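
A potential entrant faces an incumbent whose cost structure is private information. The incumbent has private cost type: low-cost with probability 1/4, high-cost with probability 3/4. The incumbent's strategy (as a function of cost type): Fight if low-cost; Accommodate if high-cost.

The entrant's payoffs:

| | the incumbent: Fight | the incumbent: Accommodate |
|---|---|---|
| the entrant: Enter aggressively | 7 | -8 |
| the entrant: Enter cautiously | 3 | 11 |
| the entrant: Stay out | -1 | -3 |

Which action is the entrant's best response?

E[Enter aggressively] = 1/4·(7) + 3/4·(-8) = -17/4
E[Enter cautiously] = 1/4·(3) + 3/4·(11) = 9
E[Stay out] = 1/4·(-1) + 3/4·(-3) = -5/2
Best response: Enter cautiously (9 is the largest).

Enter cautiously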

Exercise directions:
The lines wanted are those from the one with "cautiously | 3 | 11 |" through the last line of the records, repeated exactly and with both ends included.

Finished task:
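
| the entrant: Enter cautiously | 3 | 11 |
| the entrant: Stay out | -1 | -3 |

Which action is the entrant's best response?

E[Enter aggressively] = 1/4·(7) + 3/4·(-8) = -17/4
E[Enter cautiously] = 1/4·(3) + 3/4·(11) = 9
E[Stay out] = 1/4·(-1) + 3/4·(-3) = -5/2
Best response: Enter cautiously (9 is the largest).

Enter cautiously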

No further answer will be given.